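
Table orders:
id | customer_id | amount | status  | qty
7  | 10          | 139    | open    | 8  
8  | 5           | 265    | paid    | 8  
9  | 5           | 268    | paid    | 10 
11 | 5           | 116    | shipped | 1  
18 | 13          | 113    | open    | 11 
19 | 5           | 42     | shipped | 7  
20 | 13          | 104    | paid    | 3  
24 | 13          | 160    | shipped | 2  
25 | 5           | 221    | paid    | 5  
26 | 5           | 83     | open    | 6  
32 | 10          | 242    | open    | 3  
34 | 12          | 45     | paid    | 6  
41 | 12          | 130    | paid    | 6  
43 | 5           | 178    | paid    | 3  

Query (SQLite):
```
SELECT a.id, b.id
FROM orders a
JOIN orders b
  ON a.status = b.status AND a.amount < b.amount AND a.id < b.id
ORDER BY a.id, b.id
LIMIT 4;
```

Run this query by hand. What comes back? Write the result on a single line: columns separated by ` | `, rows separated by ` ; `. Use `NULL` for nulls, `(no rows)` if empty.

Pairs (a,b) with same status, a.amount < b.amount, a.id < b.id.
status groups: open:{7,18,26,32} paid:{8,9,20,25,34,41,43} shipped:{11,19,24}
Ordered by (a.id, b.id); first 4.

7 | 32 ; 8 | 9 ; 11 | 24 ; 18 | 32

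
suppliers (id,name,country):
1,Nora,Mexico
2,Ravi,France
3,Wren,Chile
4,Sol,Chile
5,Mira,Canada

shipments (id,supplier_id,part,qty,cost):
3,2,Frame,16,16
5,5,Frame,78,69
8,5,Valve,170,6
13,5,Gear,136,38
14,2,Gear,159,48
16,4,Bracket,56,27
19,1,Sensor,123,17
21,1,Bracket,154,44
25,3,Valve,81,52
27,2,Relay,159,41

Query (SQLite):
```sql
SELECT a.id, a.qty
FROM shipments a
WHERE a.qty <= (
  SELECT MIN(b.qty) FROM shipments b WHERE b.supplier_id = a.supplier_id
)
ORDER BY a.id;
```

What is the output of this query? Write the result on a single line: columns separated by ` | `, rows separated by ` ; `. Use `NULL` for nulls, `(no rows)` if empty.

For each shipments row a, compute MIN(qty) over rows sharing a.supplier_id.
Keep row a if a.qty <= that per-group MIN.
  supplier_id=1: MIN(qty) = 123
  supplier_id=2: MIN(qty) = 16
  supplier_id=3: MIN(qty) = 81
  supplier_id=4: MIN(qty) = 56
  supplier_id=5: MIN(qty) = 78

3 | 16 ; 5 | 78 ; 16 | 56 ; 19 | 123 ; 25 | 81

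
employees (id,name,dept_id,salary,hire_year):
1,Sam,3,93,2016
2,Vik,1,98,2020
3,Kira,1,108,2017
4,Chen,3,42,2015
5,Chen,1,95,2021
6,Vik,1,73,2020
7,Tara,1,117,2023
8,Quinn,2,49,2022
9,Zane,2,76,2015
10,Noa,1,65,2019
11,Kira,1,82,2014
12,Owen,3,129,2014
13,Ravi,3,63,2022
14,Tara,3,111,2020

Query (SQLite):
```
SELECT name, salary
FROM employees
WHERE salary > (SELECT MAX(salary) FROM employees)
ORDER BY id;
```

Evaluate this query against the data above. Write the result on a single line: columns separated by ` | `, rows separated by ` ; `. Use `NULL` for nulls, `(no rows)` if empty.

(no rows)

Scalar subquery: MAX(salary) over all employees rows = 129.
Keep rows where salary > that value.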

» WHAT NEEDS TO BE DONE: Whatever the number of entries above, each one is to be copied exactly.

» OUTPUT FOR THIS EXERCISE:
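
Table orders:
id | customer_id | amount | status  | qty
7  | 10          | 139    | open    | 8  
8  | 5           | 265    | paid    | 8  
9  | 5           | 268    | paid    | 10 
11 | 5           | 116    | shipped | 1  
18 | 13          | 113    | open    | 11 
19 | 5           | 42     | shipped | 7  
20 | 13          | 104    | paid    | 3  
24 | 13          | 160    | shipped | 2  
25 | 5           | 221    | paid    | 5  
26 | 5           | 83     | open    | 6  
32 | 10          | 242    | open    | 3  
34 | 12          | 45     | paid    | 6  
41 | 12          | 130    | paid    | 6  
43 | 5           | 178    | paid    | 3  

Query (SQLite):
```
SELECT a.id, b.id
FROM orders a
JOIN orders b
  ON a.status = b.status AND a.amount < b.amount AND a.id < b.id
ORDER BY a.id, b.id
LIMIT 4;
```

Run this query by hand. What comes back? Write the result on a single line: columns separated by ` | `, rows separated by ` ; `. Use `NULL` for nulls, `(no rows)` if empty.

Pairs (a,b) with same status, a.amount < b.amount, a.id < b.id.
status groups: open:{7,18,26,32} paid:{8,9,20,25,34,41,43} shipped:{11,19,24}
Ordered by (a.id, b.id); first 4.

7 | 32 ; 8 | 9 ; 11 | 24 ; 18 | 32

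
suppliers (id,name,country):
1,Nora,Mexico
2,Ravi,France
3,Wren,Chile
4,Sol,Chile
5,Mira,Canada

shipments (id,supplier_id,part,qty,cost):
3,2,Frame,16,16
5,5,Frame,78,69
8,5,Valve,170,6
13,5,Gear,136,38
14,2,Gear,159,48
16,4,Bracket,56,27
19,1,Sensor,123,17
21,1,Bracket,154,44
25,3,Valve,81,52
27,2,Relay,159,41

Query (SQLite):
```sql
SELECT a.id, a.qty
FROM shipments a
WHERE a.qty <= (
  SELECT MIN(b.qty) FROM shipments b WHERE b.supplier_id = a.supplier_id
)
ORDER BY a.id;
```

What is the output of this query? Write the result on a single line: columns separated by ` | `, rows separated by ` ; `. Use `NULL` for nulls, `(no rows)` if empty.

For each shipments row a, compute MIN(qty) over rows sharing a.supplier_id.
Keep row a if a.qty <= that per-group MIN.
  supplier_id=1: MIN(qty) = 123
  supplier_id=2: MIN(qty) = 16
  supplier_id=3: MIN(qty) = 81
  supplier_id=4: MIN(qty) = 56
  supplier_id=5: MIN(qty) = 78

3 | 16 ; 5 | 78 ; 16 | 56 ; 19 | 123 ; 25 | 81

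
employees (id,name,dept_id,salary,hire_year):
1,Sam,3,93,2016
2,Vik,1,98,2020
3,Kira,1,108,2017
4,Chen,3,42,2015
5,Chen,1,95,2021
6,Vik,1,73,2020
7,Tara,1,117,2023
8,Quinn,2,49,2022
9,Zane,2,76,2015
10,Noa,1,65,2019
11,Kira,1,82,2014
12,Owen,3,129,2014
13,Ravi,3,63,2022
14,Tara,3,111,2020

Query (SQLite):
```
SELECT name, salary
FROM employees
WHERE salary > (SELECT MAX(salary) FROM employees)
ORDER BY id;
```

Evaluate this query against the data above. Write the result on a single line: columns separated by ` | `, rows separated by ` ; `. Use `NULL` for nulls, `(no rows)` if empty.

(no rows)

Scalar subquery: MAX(salary) over all employees rows = 129.
Keep rows where salary > that value.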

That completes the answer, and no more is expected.